[Opening Dataset content section]
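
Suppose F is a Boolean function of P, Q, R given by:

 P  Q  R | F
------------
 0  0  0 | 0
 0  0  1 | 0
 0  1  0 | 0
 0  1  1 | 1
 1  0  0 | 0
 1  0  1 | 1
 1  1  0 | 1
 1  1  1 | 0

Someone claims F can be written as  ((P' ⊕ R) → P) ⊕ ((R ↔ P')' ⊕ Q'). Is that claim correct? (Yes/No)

No

Check the formula against F row by row:
  P=0, Q=0, R=0: formula gives 0, F = 0 ✓
  P=0, Q=0, R=1: formula gives 0, F = 0 ✓
  P=0, Q=1, R=0: formula gives 1, but F = 0 ✗
Since they disagree at (0,1,0), the expression is not a correct formula for F.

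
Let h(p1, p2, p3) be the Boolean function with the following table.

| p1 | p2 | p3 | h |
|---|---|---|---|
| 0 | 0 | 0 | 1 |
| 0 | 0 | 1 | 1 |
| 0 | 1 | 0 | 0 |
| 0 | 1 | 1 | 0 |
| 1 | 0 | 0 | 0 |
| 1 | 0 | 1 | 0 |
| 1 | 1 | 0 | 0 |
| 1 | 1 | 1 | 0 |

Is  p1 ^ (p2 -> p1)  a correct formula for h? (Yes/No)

Evaluate p1 ^ (p2 -> p1) on each row and compare to h:
  p1=0, p2=0, p3=0: formula gives 1, h = 1 ✓
  p1=0, p2=0, p3=1: formula gives 1, h = 1 ✓
  p1=0, p2=1, p3=0: formula gives 0, h = 0 ✓
  p1=0, p2=1, p3=1: formula gives 0, h = 0 ✓
  p1=1, p2=0, p3=0: formula gives 0, h = 0 ✓
  …and likewise for the remaining 3 rows.
All 8 rows match — the expression computes h exactly.

Yes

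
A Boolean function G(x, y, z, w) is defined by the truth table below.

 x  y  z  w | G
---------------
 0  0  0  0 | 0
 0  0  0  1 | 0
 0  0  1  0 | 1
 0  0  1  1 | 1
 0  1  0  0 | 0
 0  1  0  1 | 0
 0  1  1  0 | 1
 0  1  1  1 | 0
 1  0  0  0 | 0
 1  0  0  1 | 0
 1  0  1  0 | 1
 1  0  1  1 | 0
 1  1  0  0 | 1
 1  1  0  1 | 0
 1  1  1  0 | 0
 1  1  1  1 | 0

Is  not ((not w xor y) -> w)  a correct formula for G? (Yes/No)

Evaluate not ((not w xor y) -> w) on each row and compare to G:
  x=0, y=0, z=0, w=0: formula gives 1, but G = 0 ✗
Since they disagree at (0,0,0,0), the expression is not a correct formula for G.

No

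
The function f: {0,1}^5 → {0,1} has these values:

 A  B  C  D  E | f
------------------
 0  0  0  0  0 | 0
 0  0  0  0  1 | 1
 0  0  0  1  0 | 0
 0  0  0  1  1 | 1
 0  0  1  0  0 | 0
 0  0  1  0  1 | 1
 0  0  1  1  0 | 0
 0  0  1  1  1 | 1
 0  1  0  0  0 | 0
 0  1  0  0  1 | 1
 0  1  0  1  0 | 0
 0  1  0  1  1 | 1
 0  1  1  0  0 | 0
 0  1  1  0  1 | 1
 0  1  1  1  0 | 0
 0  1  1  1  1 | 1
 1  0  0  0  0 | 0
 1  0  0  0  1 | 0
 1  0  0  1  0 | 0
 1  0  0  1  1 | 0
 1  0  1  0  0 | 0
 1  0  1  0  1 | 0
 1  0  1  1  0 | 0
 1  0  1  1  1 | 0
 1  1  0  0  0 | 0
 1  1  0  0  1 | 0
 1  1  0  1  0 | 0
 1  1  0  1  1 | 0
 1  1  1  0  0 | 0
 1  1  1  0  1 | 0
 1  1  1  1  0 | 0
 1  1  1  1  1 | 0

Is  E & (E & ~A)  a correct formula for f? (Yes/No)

Check the formula against f row by row:
  A=0, B=0, C=0, D=0, E=0: formula gives 0, f = 0 ✓
  A=0, B=0, C=0, D=0, E=1: formula gives 1, f = 1 ✓
  A=0, B=0, C=0, D=1, E=0: formula gives 0, f = 0 ✓
  A=0, B=0, C=0, D=1, E=1: formula gives 1, f = 1 ✓
  …and likewise for the remaining 28 rows.
Every row agrees, so the formula is equivalent.

Yes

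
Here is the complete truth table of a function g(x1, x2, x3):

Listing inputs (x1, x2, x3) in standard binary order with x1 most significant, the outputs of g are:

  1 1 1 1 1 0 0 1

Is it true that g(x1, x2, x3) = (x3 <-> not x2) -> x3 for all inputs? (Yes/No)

No

Evaluate (x3 <-> not x2) -> x3 on each row and compare to g:
  x1=0, x2=0, x3=0: formula gives 1, g = 1 ✓
  x1=0, x2=0, x3=1: formula gives 1, g = 1 ✓
  x1=0, x2=1, x3=0: formula gives 0, but g = 1 ✗
Row (0,1,0) is a counterexample, so the formula is not equivalent to g.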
[Closing Dataset content section]
● **Required work**: Output all of the listing exactly as written.

● **Expected answer**:
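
Suppose F is a Boolean function of P, Q, R given by:

 P  Q  R | F
------------
 0  0  0 | 0
 0  0  1 | 0
 0  1  0 | 0
 0  1  1 | 1
 1  0  0 | 0
 1  0  1 | 1
 1  1  0 | 1
 1  1  1 | 0

Someone claims F can be written as  ((P' ⊕ R) → P) ⊕ ((R ↔ P')' ⊕ Q'). Is that claim correct? (Yes/No)

No

Check the formula against F row by row:
  P=0, Q=0, R=0: formula gives 0, F = 0 ✓
  P=0, Q=0, R=1: formula gives 0, F = 0 ✓
  P=0, Q=1, R=0: formula gives 1, but F = 0 ✗
Since they disagree at (0,1,0), the expression is not a correct formula for F.

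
Let h(p1, p2, p3) be the Boolean function with the following table.

| p1 | p2 | p3 | h |
|---|---|---|---|
| 0 | 0 | 0 | 1 |
| 0 | 0 | 1 | 1 |
| 0 | 1 | 0 | 0 |
| 0 | 1 | 1 | 0 |
| 1 | 0 | 0 | 0 |
| 1 | 0 | 1 | 0 |
| 1 | 1 | 0 | 0 |
| 1 | 1 | 1 | 0 |

Is  p1 ^ (p2 -> p1)  a correct formula for h? (Yes/No)

Evaluate p1 ^ (p2 -> p1) on each row and compare to h:
  p1=0, p2=0, p3=0: formula gives 1, h = 1 ✓
  p1=0, p2=0, p3=1: formula gives 1, h = 1 ✓
  p1=0, p2=1, p3=0: formula gives 0, h = 0 ✓
  p1=0, p2=1, p3=1: formula gives 0, h = 0 ✓
  p1=1, p2=0, p3=0: formula gives 0, h = 0 ✓
  …and likewise for the remaining 3 rows.
All 8 rows match — the expression computes h exactly.

Yes

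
A Boolean function G(x, y, z, w) is defined by the truth table below.

 x  y  z  w | G
---------------
 0  0  0  0 | 0
 0  0  0  1 | 0
 0  0  1  0 | 1
 0  0  1  1 | 1
 0  1  0  0 | 0
 0  1  0  1 | 0
 0  1  1  0 | 1
 0  1  1  1 | 0
 1  0  0  0 | 0
 1  0  0  1 | 0
 1  0  1  0 | 1
 1  0  1  1 | 0
 1  1  0  0 | 1
 1  1  0  1 | 0
 1  1  1  0 | 0
 1  1  1  1 | 0

Is  not ((not w xor y) -> w)  a correct formula for G? (Yes/No)

Evaluate not ((not w xor y) -> w) on each row and compare to G:
  x=0, y=0, z=0, w=0: formula gives 1, but G = 0 ✗
Since they disagree at (0,0,0,0), the expression is not a correct formula for G.

No

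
The function f: {0,1}^5 → {0,1} has these values:

 A  B  C  D  E | f
------------------
 0  0  0  0  0 | 0
 0  0  0  0  1 | 1
 0  0  0  1  0 | 0
 0  0  0  1  1 | 1
 0  0  1  0  0 | 0
 0  0  1  0  1 | 1
 0  0  1  1  0 | 0
 0  0  1  1  1 | 1
 0  1  0  0  0 | 0
 0  1  0  0  1 | 1
 0  1  0  1  0 | 0
 0  1  0  1  1 | 1
 0  1  1  0  0 | 0
 0  1  1  0  1 | 1
 0  1  1  1  0 | 0
 0  1  1  1  1 | 1
 1  0  0  0  0 | 0
 1  0  0  0  1 | 0
 1  0  0  1  0 | 0
 1  0  0  1  1 | 0
 1  0  1  0  0 | 0
 1  0  1  0  1 | 0
 1  0  1  1  0 | 0
 1  0  1  1  1 | 0
 1  1  0  0  0 | 0
 1  1  0  0  1 | 0
 1  1  0  1  0 | 0
 1  1  0  1  1 | 0
 1  1  1  0  0 | 0
 1  1  1  0  1 | 0
 1  1  1  1  0 | 0
 1  1  1  1  1 | 0

Is  E & (E & ~A)  a correct formula for f? (Yes/No)

Check the formula against f row by row:
  A=0, B=0, C=0, D=0, E=0: formula gives 0, f = 0 ✓
  A=0, B=0, C=0, D=0, E=1: formula gives 1, f = 1 ✓
  A=0, B=0, C=0, D=1, E=0: formula gives 0, f = 0 ✓
  A=0, B=0, C=0, D=1, E=1: formula gives 1, f = 1 ✓
  …and likewise for the remaining 28 rows.
Every row agrees, so the formula is equivalent.

Yes

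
Here is the complete truth table of a function g(x1, x2, x3):

Listing inputs (x1, x2, x3) in standard binary order with x1 most significant, the outputs of g are:

  1 1 1 1 1 0 0 1

Is it true that g(x1, x2, x3) = (x3 <-> not x2) -> x3 for all inputs? (Yes/No)

No

Evaluate (x3 <-> not x2) -> x3 on each row and compare to g:
  x1=0, x2=0, x3=0: formula gives 1, g = 1 ✓
  x1=0, x2=0, x3=1: formula gives 1, g = 1 ✓
  x1=0, x2=1, x3=0: formula gives 0, but g = 1 ✗
Row (0,1,0) is a counterexample, so the formula is not equivalent to g.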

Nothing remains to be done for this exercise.